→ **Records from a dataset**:
···

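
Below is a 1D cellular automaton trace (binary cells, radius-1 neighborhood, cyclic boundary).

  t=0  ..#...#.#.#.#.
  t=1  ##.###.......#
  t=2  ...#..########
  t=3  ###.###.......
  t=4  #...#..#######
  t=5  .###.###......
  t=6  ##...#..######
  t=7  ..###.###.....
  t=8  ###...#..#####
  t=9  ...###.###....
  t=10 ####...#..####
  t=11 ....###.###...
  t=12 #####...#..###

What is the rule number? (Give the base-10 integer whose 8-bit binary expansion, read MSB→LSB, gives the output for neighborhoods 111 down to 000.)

  ###|.  b7=0 t=1,i=0
  ##.|.  b6=0 t=1,i=1
  #.#|.  b5=0 t=0,i=7
  #..|#  b4=1 t=0,i=3
  .##|#  b3=1 t=1,i=3
  .#.|.  b2=0 t=0,i=2
  ..#|#  b1=1 t=0,i=1
  ...|#  b0=1 t=0,i=0
  bits 00011011 = 27

27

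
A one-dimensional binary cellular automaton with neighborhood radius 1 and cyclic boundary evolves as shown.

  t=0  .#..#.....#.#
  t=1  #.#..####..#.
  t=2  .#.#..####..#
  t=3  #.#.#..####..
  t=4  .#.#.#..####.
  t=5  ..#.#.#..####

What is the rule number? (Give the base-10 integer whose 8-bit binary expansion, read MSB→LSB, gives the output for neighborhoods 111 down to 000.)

  ### -> #   bit 7 = 1  t=1,i=6
  ##. -> #   bit 6 = 1  t=1,i=8
  #.# -> #   bit 5 = 1  t=0,i=0
  #.. -> #   bit 4 = 1  t=0,i=2
  .## -> .   bit 3 = 0  t=1,i=5
  .#. -> .   bit 2 = 0  t=0,i=1
  ..# -> .   bit 1 = 0  t=0,i=3
  ... -> #   bit 0 = 1  t=0,i=6
  bits 11110001 = 241

241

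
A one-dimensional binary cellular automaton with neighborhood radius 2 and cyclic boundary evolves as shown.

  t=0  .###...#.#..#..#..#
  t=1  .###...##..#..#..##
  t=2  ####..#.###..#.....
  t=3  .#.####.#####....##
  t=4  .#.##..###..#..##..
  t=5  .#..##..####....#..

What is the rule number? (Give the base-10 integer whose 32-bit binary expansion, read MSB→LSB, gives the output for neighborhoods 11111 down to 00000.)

  [31] ##### => .  t=3,i=10
  [30] ####. => .  t=2,i=2
  [29] ###.# => .  t=3,i=6
  [28] ###.. => #  t=0,i=3
  [27] ##.## => #  t=1,i=0
  [26] ##.#. => .  t=3,i=0
  [25] ##..# => #  t=1,i=9
  [24] ##... => .  t=0,i=4
  [23] #.### => #  t=0,i=1
  [22] #.##. => .  t=4,i=3
  [21] #.#.# => #  t=3,i=1
  [20] #.#.. => .  t=0,i=9
  [19] #..## => .  t=1,i=16
  [18] #..#. => #  t=0,i=11
  [17] #...# => .  t=0,i=5
  [16] #.... => .  t=2,i=15
  [15] .#### => #  t=2,i=1
  [14] .###. => #  t=0,i=2
  [13] .##.# => .  t=1,i=18
  [12] .##.. => #  t=1,i=8
  [11] .#.## => .  t=0,i=0
  [10] .#.#. => #  t=0,i=8
  [9] .#..# => .  t=0,i=10
  [8] .#... => .  t=2,i=14
  [7] ..### => .  t=2,i=0
  [6] ..##. => .  t=1,i=7
  [5] ..#.# => #  t=0,i=7
  [4] ..#.. => .  t=0,i=12
  [3] ...## => #  t=1,i=6
  [2] ...#. => .  t=0,i=6
  [1] ....# => #  t=2,i=17
  [0] ..... => .  t=2,i=16
  bits 00011010101001001101010000101010 = 447009834

447009834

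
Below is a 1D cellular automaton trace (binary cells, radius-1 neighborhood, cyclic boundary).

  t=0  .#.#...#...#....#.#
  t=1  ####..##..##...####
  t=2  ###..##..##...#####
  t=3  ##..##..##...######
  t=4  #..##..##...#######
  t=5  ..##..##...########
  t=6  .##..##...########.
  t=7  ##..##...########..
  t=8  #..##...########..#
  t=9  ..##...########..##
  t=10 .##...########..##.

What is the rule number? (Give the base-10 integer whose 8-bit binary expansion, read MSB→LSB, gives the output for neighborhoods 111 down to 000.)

  nb ###: next=#  (t=1,i=0, bit7=1)
  nb ##.: next=.  (t=1,i=3, bit6=0)
  nb #.#: next=#  (t=0,i=0, bit5=1)
  nb #..: next=.  (t=0,i=4, bit4=0)
  nb .##: next=#  (t=1,i=6, bit3=1)
  nb .#.: next=#  (t=0,i=1, bit2=1)
  nb ..#: next=#  (t=0,i=6, bit1=1)
  nb ...: next=.  (t=0,i=5, bit0=0)
  bits 10101110 = 174

174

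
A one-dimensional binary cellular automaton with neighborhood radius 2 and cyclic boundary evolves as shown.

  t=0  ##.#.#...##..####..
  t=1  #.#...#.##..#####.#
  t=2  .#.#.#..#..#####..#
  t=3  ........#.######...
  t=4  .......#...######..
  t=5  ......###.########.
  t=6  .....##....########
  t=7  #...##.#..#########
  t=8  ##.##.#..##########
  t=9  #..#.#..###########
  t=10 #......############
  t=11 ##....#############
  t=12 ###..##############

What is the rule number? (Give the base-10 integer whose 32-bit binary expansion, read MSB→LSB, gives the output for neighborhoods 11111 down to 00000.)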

···

All records above must be set down exactly, please.

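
Below is a 1D cellular automaton trace (binary cells, radius-1 neighborhood, cyclic boundary).

  t=0  ..#...#.#.#.#.
  t=1  ##.###.......#
  t=2  ...#..########
  t=3  ###.###.......
  t=4  #...#..#######
  t=5  .###.###......
  t=6  ##...#..######
  t=7  ..###.###.....
  t=8  ###...#..#####
  t=9  ...###.###....
  t=10 ####...#..####
  t=11 ....###.###...
  t=12 #####...#..###

What is the rule number? (Give the base-10 integer whose 8-bit binary expansion, read MSB→LSB, gives the output for neighborhoods 111 down to 000.)

  ###|.  b7=0 t=1,i=0
  ##.|.  b6=0 t=1,i=1
  #.#|.  b5=0 t=0,i=7
  #..|#  b4=1 t=0,i=3
  .##|#  b3=1 t=1,i=3
  .#.|.  b2=0 t=0,i=2
  ..#|#  b1=1 t=0,i=1
  ...|#  b0=1 t=0,i=0
  bits 00011011 = 27

27

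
A one-dimensional binary cellular automaton with neighborhood radius 1 and cyclic boundary evolves as shown.

  t=0  .#..#.....#.#
  t=1  #.#..####..#.
  t=2  .#.#..####..#
  t=3  #.#.#..####..
  t=4  .#.#.#..####.
  t=5  ..#.#.#..####

What is the rule number? (Give the base-10 integer whose 8-bit binary expansion, read MSB→LSB, gives the output for neighborhoods 111 down to 000.)

  ### -> #   bit 7 = 1  t=1,i=6
  ##. -> #   bit 6 = 1  t=1,i=8
  #.# -> #   bit 5 = 1  t=0,i=0
  #.. -> #   bit 4 = 1  t=0,i=2
  .## -> .   bit 3 = 0  t=1,i=5
  .#. -> .   bit 2 = 0  t=0,i=1
  ..# -> .   bit 1 = 0  t=0,i=3
  ... -> #   bit 0 = 1  t=0,i=6
  bits 11110001 = 241

241

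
A one-dimensional binary cellular automaton with neighborhood radius 2 and cyclic boundary evolves as shown.

  t=0  .###...#.#..#..#..#
  t=1  .###...##..#..#..##
  t=2  ####..#.###..#.....
  t=3  .#.####.#####....##
  t=4  .#.##..###..#..##..
  t=5  .#..##..####....#..

What is the rule number? (Give the base-10 integer whose 32-bit binary expansion, read MSB→LSB, gives the output for neighborhoods 11111 down to 00000.)

  [31] ##### => .  t=3,i=10
  [30] ####. => .  t=2,i=2
  [29] ###.# => .  t=3,i=6
  [28] ###.. => #  t=0,i=3
  [27] ##.## => #  t=1,i=0
  [26] ##.#. => .  t=3,i=0
  [25] ##..# => #  t=1,i=9
  [24] ##... => .  t=0,i=4
  [23] #.### => #  t=0,i=1
  [22] #.##. => .  t=4,i=3
  [21] #.#.# => #  t=3,i=1
  [20] #.#.. => .  t=0,i=9
  [19] #..## => .  t=1,i=16
  [18] #..#. => #  t=0,i=11
  [17] #...# => .  t=0,i=5
  [16] #.... => .  t=2,i=15
  [15] .#### => #  t=2,i=1
  [14] .###. => #  t=0,i=2
  [13] .##.# => .  t=1,i=18
  [12] .##.. => #  t=1,i=8
  [11] .#.## => .  t=0,i=0
  [10] .#.#. => #  t=0,i=8
  [9] .#..# => .  t=0,i=10
  [8] .#... => .  t=2,i=14
  [7] ..### => .  t=2,i=0
  [6] ..##. => .  t=1,i=7
  [5] ..#.# => #  t=0,i=7
  [4] ..#.. => .  t=0,i=12
  [3] ...## => #  t=1,i=6
  [2] ...#. => .  t=0,i=6
  [1] ....# => #  t=2,i=17
  [0] ..... => .  t=2,i=16
  bits 00011010101001001101010000101010 = 447009834

447009834

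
Below is a 1D cellular automaton trace (binary cells, radius-1 neighborhood, cyclic boundary).

  t=0  .#.#...#...#....#.#
  t=1  ####..##..##...####
  t=2  ###..##..##...#####
  t=3  ##..##..##...######
  t=4  #..##..##...#######
  t=5  ..##..##...########
  t=6  .##..##...########.
  t=7  ##..##...########..
  t=8  #..##...########..#
  t=9  ..##...########..##
  t=10 .##...########..##.

What is the rule number? (Give the base-10 integer whose 8-bit binary expansion, read MSB→LSB, gives the output for neighborhoods 111 down to 000.)

  nb ###: next=#  (t=1,i=0, bit7=1)
  nb ##.: next=.  (t=1,i=3, bit6=0)
  nb #.#: next=#  (t=0,i=0, bit5=1)
  nb #..: next=.  (t=0,i=4, bit4=0)
  nb .##: next=#  (t=1,i=6, bit3=1)
  nb .#.: next=#  (t=0,i=1, bit2=1)
  nb ..#: next=#  (t=0,i=6, bit1=1)
  nb ...: next=.  (t=0,i=5, bit0=0)
  bits 10101110 = 174

174

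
A one-dimensional binary cellular automaton with neighborhood radius 2 and cyclic boundary evolves as shown.

  t=0  ##.#.#...##..####..
  t=1  #.#...#.##..#####.#
  t=2  .#.#.#..#..#####..#
  t=3  ........#.######...
  t=4  .......#...######..
  t=5  ......###.########.
  t=6  .....##....########
  t=7  #...##.#..#########
  t=8  ##.##.#..##########
  t=9  #..#.#..###########
  t=10 #......############
  t=11 ##....#############
  t=12 ###..##############

What is the rule number? (Give the base-10 integer whose 32-bit binary expansion, read MSB→LSB, gives the output for neighborhoods 11111 down to 00000.)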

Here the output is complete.